| Assignment |
All the data below needs to be retyped exactly as shown.

== Records provided

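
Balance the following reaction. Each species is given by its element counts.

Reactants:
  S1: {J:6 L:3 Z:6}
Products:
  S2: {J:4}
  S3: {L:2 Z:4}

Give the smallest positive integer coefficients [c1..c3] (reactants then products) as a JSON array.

Coefficients: [2, 3, 3]

J: 2·6 = 12 | 3·4+3·0 = 12
L: 2·3 = 6 | 3·0+3·2 = 6
Z: 2·6 = 12 | 3·0+3·4 = 12
gcd(2,3,3) = 1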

====

| Answer to this task |
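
Balance the following reaction. Each species is given by its element counts.

Reactants:
  S1: {J:6 L:3 Z:6}
Products:
  S2: {J:4}
  S3: {L:2 Z:4}

Give the smallest positive integer coefficients [c1..c3] (reactants then products) as a JSON array.

Coefficients: [2, 3, 3]

J: 2·6 = 12 | 3·4+3·0 = 12
L: 2·3 = 6 | 3·0+3·2 = 6
Z: 2·6 = 12 | 3·0+3·4 = 12
gcd(2,3,3) = 1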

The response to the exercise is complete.